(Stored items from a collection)
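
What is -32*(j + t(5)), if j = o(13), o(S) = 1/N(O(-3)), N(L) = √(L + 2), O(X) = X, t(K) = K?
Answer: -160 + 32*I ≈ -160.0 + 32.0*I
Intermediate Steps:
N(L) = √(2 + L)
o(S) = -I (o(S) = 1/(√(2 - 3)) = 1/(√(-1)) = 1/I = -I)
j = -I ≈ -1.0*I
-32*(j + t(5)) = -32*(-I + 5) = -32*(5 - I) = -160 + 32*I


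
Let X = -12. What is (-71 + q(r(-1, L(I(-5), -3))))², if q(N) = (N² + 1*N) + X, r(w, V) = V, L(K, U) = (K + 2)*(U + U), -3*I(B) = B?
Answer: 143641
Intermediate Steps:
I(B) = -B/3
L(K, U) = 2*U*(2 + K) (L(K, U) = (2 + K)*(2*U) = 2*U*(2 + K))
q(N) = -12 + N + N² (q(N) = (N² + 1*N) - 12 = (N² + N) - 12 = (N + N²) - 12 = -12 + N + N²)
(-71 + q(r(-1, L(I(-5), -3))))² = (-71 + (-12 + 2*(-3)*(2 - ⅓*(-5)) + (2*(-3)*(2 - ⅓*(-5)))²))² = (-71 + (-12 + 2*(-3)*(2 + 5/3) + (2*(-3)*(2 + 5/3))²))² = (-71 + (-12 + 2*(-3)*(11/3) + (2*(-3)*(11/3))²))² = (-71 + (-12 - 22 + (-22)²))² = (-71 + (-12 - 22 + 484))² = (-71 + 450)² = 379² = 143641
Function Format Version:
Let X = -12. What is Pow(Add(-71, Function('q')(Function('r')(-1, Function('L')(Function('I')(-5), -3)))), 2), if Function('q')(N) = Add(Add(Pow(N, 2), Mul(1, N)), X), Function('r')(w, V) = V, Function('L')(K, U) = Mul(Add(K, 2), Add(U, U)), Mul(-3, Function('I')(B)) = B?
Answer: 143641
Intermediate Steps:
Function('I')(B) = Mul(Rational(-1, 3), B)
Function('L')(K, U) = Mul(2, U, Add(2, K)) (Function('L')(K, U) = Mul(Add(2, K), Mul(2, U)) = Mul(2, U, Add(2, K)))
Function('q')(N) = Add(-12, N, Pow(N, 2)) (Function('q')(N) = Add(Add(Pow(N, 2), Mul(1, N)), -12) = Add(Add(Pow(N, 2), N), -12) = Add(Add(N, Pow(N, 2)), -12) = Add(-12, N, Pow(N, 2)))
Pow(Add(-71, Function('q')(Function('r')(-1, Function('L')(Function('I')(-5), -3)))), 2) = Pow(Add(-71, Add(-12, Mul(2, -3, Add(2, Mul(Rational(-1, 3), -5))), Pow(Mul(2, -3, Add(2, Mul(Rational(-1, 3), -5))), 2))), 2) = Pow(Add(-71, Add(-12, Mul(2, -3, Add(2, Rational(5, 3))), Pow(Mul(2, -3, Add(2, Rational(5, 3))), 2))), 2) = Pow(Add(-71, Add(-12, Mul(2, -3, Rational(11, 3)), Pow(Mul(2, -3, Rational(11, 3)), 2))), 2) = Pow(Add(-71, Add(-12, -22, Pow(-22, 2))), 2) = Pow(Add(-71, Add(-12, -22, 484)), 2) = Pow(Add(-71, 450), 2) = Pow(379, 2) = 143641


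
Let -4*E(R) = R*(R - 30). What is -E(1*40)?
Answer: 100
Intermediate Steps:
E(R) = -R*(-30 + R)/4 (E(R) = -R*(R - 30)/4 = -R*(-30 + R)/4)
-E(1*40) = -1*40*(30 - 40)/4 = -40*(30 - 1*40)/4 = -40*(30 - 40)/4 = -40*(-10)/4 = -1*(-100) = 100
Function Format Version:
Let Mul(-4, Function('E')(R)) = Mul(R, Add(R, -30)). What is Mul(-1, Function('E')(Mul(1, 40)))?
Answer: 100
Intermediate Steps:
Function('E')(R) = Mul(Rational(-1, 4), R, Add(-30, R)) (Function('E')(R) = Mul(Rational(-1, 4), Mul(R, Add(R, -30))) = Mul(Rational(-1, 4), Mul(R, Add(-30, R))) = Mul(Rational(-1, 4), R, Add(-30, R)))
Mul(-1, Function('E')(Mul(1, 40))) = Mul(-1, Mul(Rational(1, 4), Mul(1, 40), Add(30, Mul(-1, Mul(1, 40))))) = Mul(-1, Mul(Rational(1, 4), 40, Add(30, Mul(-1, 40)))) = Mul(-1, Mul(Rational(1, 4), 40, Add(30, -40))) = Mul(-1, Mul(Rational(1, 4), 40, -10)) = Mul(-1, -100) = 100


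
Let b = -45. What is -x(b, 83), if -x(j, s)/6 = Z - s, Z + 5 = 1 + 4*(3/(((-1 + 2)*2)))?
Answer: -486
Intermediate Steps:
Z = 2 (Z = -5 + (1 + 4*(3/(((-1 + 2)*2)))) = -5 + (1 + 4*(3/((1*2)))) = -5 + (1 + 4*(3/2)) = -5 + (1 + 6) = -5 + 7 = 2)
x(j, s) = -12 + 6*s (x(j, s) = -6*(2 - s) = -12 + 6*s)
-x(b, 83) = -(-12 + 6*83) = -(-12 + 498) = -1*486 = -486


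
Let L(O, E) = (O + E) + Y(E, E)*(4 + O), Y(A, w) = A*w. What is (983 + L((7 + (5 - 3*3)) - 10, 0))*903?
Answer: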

• **Exercise brief**:
In the records above, find every line containing the word "Answer" and show it.

• **Result below**:
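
Answer: -160 + 32*I ≈ -160.0 + 32.0*I
Answer: 143641
Answer: 143641
Answer: 100
Answer: 100
Answer: -486
Answer: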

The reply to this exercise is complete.